**About this exercise:**
Please state in a single number how many lines of the entries below include the word "length".

(Stored items)

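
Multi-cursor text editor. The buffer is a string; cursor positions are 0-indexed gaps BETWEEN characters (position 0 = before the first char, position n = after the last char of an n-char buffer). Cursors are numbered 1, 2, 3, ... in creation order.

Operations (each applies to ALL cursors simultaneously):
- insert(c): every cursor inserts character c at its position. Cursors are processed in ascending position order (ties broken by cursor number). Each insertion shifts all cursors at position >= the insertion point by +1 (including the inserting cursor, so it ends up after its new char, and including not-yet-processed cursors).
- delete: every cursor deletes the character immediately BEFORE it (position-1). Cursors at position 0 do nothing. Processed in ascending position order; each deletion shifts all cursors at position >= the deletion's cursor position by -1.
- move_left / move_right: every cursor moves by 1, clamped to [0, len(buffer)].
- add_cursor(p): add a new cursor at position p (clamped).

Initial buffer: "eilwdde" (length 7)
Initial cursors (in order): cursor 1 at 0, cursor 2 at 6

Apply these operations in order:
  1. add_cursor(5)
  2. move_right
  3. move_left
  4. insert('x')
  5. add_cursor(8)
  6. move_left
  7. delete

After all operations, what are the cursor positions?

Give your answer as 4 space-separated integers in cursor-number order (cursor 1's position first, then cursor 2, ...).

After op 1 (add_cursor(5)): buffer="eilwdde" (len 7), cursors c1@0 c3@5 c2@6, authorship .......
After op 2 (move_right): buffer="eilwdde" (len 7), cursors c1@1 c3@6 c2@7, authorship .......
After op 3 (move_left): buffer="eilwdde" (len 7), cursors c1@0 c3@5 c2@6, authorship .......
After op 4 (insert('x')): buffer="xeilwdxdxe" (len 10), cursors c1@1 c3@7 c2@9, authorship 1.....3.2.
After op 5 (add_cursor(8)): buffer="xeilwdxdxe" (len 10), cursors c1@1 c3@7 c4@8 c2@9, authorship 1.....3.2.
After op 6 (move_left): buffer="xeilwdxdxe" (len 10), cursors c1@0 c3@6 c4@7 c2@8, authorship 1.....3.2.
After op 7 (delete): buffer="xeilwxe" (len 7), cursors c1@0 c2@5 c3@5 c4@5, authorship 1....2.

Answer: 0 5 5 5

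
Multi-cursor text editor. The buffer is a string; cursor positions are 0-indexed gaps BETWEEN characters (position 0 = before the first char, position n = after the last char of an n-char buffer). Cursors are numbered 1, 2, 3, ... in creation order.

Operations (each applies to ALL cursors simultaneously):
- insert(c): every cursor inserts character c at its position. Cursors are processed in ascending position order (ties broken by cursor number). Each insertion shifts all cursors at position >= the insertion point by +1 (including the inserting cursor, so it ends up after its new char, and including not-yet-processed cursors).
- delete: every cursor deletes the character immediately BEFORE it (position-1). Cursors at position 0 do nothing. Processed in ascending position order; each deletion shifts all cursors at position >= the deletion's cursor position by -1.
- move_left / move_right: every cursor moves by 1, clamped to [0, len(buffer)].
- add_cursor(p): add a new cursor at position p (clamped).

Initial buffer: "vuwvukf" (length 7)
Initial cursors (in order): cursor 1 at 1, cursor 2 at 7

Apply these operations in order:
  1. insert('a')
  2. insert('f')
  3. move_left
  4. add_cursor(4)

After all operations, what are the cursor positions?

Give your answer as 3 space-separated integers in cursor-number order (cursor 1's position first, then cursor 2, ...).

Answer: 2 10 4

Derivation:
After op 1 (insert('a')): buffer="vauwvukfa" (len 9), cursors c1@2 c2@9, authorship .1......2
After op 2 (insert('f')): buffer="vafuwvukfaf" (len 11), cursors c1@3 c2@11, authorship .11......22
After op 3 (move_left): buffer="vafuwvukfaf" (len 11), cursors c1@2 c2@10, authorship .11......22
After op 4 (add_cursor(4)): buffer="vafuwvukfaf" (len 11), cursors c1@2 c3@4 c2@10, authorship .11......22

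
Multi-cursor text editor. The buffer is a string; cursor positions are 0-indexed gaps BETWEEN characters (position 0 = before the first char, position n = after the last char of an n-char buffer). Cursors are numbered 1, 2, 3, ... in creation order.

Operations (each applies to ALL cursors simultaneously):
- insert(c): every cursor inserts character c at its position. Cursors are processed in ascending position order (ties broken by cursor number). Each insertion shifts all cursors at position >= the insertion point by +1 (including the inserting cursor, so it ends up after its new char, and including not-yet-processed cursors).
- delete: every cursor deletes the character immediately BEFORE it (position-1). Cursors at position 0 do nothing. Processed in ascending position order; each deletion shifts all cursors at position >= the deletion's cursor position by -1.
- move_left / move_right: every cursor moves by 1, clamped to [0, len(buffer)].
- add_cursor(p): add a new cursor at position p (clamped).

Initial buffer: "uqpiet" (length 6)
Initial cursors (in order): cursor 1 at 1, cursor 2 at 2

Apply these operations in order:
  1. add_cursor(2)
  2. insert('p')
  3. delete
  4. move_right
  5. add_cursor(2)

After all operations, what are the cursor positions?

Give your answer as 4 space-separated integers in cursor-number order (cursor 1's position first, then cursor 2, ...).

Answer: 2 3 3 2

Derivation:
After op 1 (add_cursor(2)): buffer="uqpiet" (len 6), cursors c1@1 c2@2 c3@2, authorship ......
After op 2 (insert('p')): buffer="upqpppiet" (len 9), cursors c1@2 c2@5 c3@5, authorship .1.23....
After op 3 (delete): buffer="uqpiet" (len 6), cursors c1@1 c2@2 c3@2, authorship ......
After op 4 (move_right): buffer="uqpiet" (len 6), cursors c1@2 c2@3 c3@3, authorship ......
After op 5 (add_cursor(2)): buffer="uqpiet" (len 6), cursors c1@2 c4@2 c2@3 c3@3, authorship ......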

* * *

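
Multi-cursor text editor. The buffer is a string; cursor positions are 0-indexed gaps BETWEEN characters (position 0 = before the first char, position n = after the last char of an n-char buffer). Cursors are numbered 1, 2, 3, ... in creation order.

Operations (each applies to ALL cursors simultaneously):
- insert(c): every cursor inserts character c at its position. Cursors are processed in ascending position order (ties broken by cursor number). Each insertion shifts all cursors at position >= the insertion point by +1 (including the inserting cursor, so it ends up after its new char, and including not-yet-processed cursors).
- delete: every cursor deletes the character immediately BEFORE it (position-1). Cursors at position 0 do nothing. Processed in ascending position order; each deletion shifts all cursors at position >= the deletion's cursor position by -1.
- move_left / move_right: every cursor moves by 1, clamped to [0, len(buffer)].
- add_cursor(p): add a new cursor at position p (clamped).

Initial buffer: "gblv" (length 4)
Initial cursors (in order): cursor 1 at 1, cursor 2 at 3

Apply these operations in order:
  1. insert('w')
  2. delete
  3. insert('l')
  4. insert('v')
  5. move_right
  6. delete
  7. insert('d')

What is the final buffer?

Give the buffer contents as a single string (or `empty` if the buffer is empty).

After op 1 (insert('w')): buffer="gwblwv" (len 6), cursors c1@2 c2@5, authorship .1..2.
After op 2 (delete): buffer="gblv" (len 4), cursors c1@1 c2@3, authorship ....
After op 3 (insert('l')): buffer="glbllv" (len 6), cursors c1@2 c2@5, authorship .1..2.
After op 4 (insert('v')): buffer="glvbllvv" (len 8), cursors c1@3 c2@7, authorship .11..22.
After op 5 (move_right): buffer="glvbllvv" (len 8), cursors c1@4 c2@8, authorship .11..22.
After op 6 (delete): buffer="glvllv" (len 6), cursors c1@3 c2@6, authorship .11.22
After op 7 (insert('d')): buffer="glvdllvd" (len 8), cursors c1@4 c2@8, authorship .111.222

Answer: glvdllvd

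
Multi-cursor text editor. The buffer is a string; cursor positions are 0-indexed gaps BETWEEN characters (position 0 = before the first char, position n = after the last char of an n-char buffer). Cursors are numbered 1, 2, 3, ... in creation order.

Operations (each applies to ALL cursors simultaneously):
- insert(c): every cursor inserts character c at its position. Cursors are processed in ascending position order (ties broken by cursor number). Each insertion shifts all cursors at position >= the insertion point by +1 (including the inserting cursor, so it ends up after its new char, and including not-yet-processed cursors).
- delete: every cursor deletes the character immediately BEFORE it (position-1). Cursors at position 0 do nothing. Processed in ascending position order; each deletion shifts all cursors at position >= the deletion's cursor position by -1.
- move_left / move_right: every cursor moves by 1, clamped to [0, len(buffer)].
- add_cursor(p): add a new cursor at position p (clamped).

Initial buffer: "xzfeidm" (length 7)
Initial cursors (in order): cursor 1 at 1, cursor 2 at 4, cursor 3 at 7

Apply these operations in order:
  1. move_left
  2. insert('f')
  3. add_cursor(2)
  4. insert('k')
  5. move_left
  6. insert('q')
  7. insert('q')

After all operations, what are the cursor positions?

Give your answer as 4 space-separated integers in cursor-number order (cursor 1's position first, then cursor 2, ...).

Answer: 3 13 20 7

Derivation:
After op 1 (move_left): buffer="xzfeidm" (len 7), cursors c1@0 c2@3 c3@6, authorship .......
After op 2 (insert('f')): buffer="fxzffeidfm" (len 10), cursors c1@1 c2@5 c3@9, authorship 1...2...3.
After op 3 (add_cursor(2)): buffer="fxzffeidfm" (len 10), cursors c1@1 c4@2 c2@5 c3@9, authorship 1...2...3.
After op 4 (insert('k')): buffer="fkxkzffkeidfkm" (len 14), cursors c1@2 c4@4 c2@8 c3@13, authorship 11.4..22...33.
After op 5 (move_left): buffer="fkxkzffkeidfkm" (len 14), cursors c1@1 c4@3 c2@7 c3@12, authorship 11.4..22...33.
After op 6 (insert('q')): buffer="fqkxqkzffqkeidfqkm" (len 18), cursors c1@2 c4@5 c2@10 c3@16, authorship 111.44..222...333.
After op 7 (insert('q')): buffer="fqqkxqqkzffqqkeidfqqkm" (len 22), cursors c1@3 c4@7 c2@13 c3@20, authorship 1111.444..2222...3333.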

**Output for this exercise:**
5